(WHAT YOU NEED TO DO)
The records should be written out in full, with nothing altered.

* * *

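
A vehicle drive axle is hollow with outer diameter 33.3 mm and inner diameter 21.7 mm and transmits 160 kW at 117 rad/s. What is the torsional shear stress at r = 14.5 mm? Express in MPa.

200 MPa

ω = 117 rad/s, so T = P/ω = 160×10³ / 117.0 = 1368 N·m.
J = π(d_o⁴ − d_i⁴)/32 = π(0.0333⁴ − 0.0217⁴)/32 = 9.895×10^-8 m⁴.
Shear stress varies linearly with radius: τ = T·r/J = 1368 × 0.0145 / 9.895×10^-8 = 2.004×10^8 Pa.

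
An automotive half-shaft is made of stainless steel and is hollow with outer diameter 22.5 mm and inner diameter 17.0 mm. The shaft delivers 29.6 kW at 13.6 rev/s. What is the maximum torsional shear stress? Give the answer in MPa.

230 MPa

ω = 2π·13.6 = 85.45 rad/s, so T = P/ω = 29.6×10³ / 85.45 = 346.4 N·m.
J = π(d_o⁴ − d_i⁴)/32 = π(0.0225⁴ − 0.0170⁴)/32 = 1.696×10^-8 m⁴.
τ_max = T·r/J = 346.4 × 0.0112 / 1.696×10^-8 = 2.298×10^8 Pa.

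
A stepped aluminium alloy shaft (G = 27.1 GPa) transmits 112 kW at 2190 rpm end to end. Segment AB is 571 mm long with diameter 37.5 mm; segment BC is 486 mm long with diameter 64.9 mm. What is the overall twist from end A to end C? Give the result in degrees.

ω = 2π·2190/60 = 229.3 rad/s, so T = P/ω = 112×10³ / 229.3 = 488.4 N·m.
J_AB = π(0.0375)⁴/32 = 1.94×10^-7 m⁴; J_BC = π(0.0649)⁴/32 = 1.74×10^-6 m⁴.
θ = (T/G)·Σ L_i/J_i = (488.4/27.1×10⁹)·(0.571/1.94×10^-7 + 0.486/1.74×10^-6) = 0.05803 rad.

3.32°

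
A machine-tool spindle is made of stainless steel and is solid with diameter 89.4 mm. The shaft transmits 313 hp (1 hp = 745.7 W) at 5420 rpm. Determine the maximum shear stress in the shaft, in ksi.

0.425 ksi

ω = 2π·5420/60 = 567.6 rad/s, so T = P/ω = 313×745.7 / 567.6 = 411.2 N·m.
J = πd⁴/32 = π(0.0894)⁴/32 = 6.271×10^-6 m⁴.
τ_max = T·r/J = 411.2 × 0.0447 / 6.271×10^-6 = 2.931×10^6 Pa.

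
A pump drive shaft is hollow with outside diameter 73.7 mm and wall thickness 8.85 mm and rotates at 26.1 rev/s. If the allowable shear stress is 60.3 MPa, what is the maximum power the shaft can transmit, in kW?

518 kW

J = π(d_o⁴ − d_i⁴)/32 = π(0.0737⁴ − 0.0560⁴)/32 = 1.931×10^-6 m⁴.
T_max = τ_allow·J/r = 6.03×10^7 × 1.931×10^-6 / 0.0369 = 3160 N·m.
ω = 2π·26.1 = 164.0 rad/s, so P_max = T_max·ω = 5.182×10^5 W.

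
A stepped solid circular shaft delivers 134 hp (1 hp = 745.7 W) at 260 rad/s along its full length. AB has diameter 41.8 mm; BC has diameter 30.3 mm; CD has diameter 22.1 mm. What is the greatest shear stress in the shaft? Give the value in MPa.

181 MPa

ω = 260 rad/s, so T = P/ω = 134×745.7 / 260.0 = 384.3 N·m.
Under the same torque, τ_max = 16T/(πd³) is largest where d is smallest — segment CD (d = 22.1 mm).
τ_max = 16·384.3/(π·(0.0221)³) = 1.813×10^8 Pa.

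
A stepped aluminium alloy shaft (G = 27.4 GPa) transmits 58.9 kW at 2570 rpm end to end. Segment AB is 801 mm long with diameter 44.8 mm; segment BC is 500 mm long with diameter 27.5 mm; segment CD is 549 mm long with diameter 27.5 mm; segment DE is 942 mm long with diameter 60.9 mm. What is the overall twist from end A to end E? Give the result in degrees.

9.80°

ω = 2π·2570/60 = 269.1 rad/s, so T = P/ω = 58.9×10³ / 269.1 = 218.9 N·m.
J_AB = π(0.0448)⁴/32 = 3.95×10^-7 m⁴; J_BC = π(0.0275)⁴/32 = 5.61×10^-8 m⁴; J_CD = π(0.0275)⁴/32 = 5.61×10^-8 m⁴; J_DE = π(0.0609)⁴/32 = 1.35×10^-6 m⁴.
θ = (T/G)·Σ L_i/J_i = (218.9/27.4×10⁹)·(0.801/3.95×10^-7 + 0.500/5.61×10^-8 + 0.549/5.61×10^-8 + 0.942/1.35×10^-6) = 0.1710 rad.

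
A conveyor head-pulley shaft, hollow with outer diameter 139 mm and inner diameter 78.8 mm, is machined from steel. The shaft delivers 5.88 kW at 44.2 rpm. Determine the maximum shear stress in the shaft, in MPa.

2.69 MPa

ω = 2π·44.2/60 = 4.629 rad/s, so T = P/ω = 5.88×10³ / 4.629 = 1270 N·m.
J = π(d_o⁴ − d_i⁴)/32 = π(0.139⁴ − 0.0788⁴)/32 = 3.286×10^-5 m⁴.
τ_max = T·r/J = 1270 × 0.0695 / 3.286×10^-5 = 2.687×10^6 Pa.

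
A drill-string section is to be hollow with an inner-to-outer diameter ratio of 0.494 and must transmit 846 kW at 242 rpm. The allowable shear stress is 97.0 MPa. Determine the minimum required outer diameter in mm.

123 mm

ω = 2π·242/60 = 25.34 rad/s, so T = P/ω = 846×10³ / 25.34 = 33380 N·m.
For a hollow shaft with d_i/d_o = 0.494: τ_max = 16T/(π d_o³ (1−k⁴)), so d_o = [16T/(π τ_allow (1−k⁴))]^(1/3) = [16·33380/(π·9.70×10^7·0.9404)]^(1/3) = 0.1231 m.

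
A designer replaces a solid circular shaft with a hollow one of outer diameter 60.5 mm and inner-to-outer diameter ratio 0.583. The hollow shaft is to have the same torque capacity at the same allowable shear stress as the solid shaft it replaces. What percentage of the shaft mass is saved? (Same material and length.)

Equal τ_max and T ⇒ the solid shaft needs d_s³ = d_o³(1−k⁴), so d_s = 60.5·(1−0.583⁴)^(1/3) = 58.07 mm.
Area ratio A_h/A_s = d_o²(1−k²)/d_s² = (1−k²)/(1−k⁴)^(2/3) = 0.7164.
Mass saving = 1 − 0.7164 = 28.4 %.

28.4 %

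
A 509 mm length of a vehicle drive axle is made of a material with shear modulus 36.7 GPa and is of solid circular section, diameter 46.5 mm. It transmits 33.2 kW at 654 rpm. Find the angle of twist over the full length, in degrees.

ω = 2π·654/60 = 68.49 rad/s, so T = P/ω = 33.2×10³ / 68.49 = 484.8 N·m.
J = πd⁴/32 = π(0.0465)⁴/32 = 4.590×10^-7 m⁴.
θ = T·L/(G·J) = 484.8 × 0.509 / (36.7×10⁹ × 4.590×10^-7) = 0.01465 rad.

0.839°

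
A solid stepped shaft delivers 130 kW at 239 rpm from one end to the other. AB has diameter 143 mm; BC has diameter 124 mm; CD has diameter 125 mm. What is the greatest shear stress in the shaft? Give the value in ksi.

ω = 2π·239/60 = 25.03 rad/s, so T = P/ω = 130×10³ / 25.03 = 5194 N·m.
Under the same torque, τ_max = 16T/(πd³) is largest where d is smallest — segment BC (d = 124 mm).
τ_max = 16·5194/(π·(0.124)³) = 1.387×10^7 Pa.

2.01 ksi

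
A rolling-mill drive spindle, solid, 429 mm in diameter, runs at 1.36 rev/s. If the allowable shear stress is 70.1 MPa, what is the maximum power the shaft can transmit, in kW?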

* * *

(EXERCISE ANSWER)
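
A vehicle drive axle is hollow with outer diameter 33.3 mm and inner diameter 21.7 mm and transmits 160 kW at 117 rad/s. What is the torsional shear stress at r = 14.5 mm? Express in MPa.

200 MPa

ω = 117 rad/s, so T = P/ω = 160×10³ / 117.0 = 1368 N·m.
J = π(d_o⁴ − d_i⁴)/32 = π(0.0333⁴ − 0.0217⁴)/32 = 9.895×10^-8 m⁴.
Shear stress varies linearly with radius: τ = T·r/J = 1368 × 0.0145 / 9.895×10^-8 = 2.004×10^8 Pa.

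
An automotive half-shaft is made of stainless steel and is hollow with outer diameter 22.5 mm and inner diameter 17.0 mm. The shaft delivers 29.6 kW at 13.6 rev/s. What is the maximum torsional shear stress? Give the answer in MPa.

230 MPa

ω = 2π·13.6 = 85.45 rad/s, so T = P/ω = 29.6×10³ / 85.45 = 346.4 N·m.
J = π(d_o⁴ − d_i⁴)/32 = π(0.0225⁴ − 0.0170⁴)/32 = 1.696×10^-8 m⁴.
τ_max = T·r/J = 346.4 × 0.0112 / 1.696×10^-8 = 2.298×10^8 Pa.

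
A stepped aluminium alloy shaft (G = 27.1 GPa) transmits 112 kW at 2190 rpm end to end. Segment AB is 571 mm long with diameter 37.5 mm; segment BC is 486 mm long with diameter 64.9 mm. What is the overall twist from end A to end C? Give the result in degrees.

ω = 2π·2190/60 = 229.3 rad/s, so T = P/ω = 112×10³ / 229.3 = 488.4 N·m.
J_AB = π(0.0375)⁴/32 = 1.94×10^-7 m⁴; J_BC = π(0.0649)⁴/32 = 1.74×10^-6 m⁴.
θ = (T/G)·Σ L_i/J_i = (488.4/27.1×10⁹)·(0.571/1.94×10^-7 + 0.486/1.74×10^-6) = 0.05803 rad.

3.32°

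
A machine-tool spindle is made of stainless steel and is solid with diameter 89.4 mm. The shaft transmits 313 hp (1 hp = 745.7 W) at 5420 rpm. Determine the maximum shear stress in the shaft, in ksi.

0.425 ksi

ω = 2π·5420/60 = 567.6 rad/s, so T = P/ω = 313×745.7 / 567.6 = 411.2 N·m.
J = πd⁴/32 = π(0.0894)⁴/32 = 6.271×10^-6 m⁴.
τ_max = T·r/J = 411.2 × 0.0447 / 6.271×10^-6 = 2.931×10^6 Pa.

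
A pump drive shaft is hollow with outside diameter 73.7 mm and wall thickness 8.85 mm and rotates at 26.1 rev/s. If the allowable shear stress is 60.3 MPa, what is the maximum power the shaft can transmit, in kW?

518 kW

J = π(d_o⁴ − d_i⁴)/32 = π(0.0737⁴ − 0.0560⁴)/32 = 1.931×10^-6 m⁴.
T_max = τ_allow·J/r = 6.03×10^7 × 1.931×10^-6 / 0.0369 = 3160 N·m.
ω = 2π·26.1 = 164.0 rad/s, so P_max = T_max·ω = 5.182×10^5 W.

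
A stepped solid circular shaft delivers 134 hp (1 hp = 745.7 W) at 260 rad/s along its full length. AB has diameter 41.8 mm; BC has diameter 30.3 mm; CD has diameter 22.1 mm. What is the greatest shear stress in the shaft? Give the value in MPa.

181 MPa

ω = 260 rad/s, so T = P/ω = 134×745.7 / 260.0 = 384.3 N·m.
Under the same torque, τ_max = 16T/(πd³) is largest where d is smallest — segment CD (d = 22.1 mm).
τ_max = 16·384.3/(π·(0.0221)³) = 1.813×10^8 Pa.

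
A stepped aluminium alloy shaft (G = 27.4 GPa) transmits 58.9 kW at 2570 rpm end to end. Segment AB is 801 mm long with diameter 44.8 mm; segment BC is 500 mm long with diameter 27.5 mm; segment CD is 549 mm long with diameter 27.5 mm; segment DE is 942 mm long with diameter 60.9 mm. What is the overall twist from end A to end E? Give the result in degrees.

9.80°

ω = 2π·2570/60 = 269.1 rad/s, so T = P/ω = 58.9×10³ / 269.1 = 218.9 N·m.
J_AB = π(0.0448)⁴/32 = 3.95×10^-7 m⁴; J_BC = π(0.0275)⁴/32 = 5.61×10^-8 m⁴; J_CD = π(0.0275)⁴/32 = 5.61×10^-8 m⁴; J_DE = π(0.0609)⁴/32 = 1.35×10^-6 m⁴.
θ = (T/G)·Σ L_i/J_i = (218.9/27.4×10⁹)·(0.801/3.95×10^-7 + 0.500/5.61×10^-8 + 0.549/5.61×10^-8 + 0.942/1.35×10^-6) = 0.1710 rad.

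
A conveyor head-pulley shaft, hollow with outer diameter 139 mm and inner diameter 78.8 mm, is machined from steel. The shaft delivers 5.88 kW at 44.2 rpm. Determine the maximum shear stress in the shaft, in MPa.

2.69 MPa

ω = 2π·44.2/60 = 4.629 rad/s, so T = P/ω = 5.88×10³ / 4.629 = 1270 N·m.
J = π(d_o⁴ − d_i⁴)/32 = π(0.139⁴ − 0.0788⁴)/32 = 3.286×10^-5 m⁴.
τ_max = T·r/J = 1270 × 0.0695 / 3.286×10^-5 = 2.687×10^6 Pa.

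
A drill-string section is to be hollow with an inner-to-outer diameter ratio of 0.494 and must transmit 846 kW at 242 rpm. The allowable shear stress is 97.0 MPa. Determine the minimum required outer diameter in mm.

123 mm

ω = 2π·242/60 = 25.34 rad/s, so T = P/ω = 846×10³ / 25.34 = 33380 N·m.
For a hollow shaft with d_i/d_o = 0.494: τ_max = 16T/(π d_o³ (1−k⁴)), so d_o = [16T/(π τ_allow (1−k⁴))]^(1/3) = [16·33380/(π·9.70×10^7·0.9404)]^(1/3) = 0.1231 m.

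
A designer replaces a solid circular shaft with a hollow one of outer diameter 60.5 mm and inner-to-outer diameter ratio 0.583. The hollow shaft is to have the same torque capacity at the same allowable shear stress as the solid shaft it replaces. What percentage of the shaft mass is saved? (Same material and length.)

Equal τ_max and T ⇒ the solid shaft needs d_s³ = d_o³(1−k⁴), so d_s = 60.5·(1−0.583⁴)^(1/3) = 58.07 mm.
Area ratio A_h/A_s = d_o²(1−k²)/d_s² = (1−k²)/(1−k⁴)^(2/3) = 0.7164.
Mass saving = 1 − 0.7164 = 28.4 %.

28.4 %

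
A 509 mm length of a vehicle drive axle is made of a material with shear modulus 36.7 GPa and is of solid circular section, diameter 46.5 mm. It transmits 33.2 kW at 654 rpm. Find the angle of twist over the full length, in degrees.

ω = 2π·654/60 = 68.49 rad/s, so T = P/ω = 33.2×10³ / 68.49 = 484.8 N·m.
J = πd⁴/32 = π(0.0465)⁴/32 = 4.590×10^-7 m⁴.
θ = T·L/(G·J) = 484.8 × 0.509 / (36.7×10⁹ × 4.590×10^-7) = 0.01465 rad.

0.839°

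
A solid stepped shaft delivers 130 kW at 239 rpm from one end to the other. AB has diameter 143 mm; BC has diameter 124 mm; CD has diameter 125 mm. What is the greatest shear stress in the shaft? Give the value in ksi.

ω = 2π·239/60 = 25.03 rad/s, so T = P/ω = 130×10³ / 25.03 = 5194 N·m.
Under the same torque, τ_max = 16T/(πd³) is largest where d is smallest — segment BC (d = 124 mm).
τ_max = 16·5194/(π·(0.124)³) = 1.387×10^7 Pa.

2.01 ksi

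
A rolling-mill drive spindle, solid, 429 mm in diameter, runs at 1.36 rev/s. If the allowable shear stress is 70.1 MPa, what is the maximum power the shaft can transmit, in kW?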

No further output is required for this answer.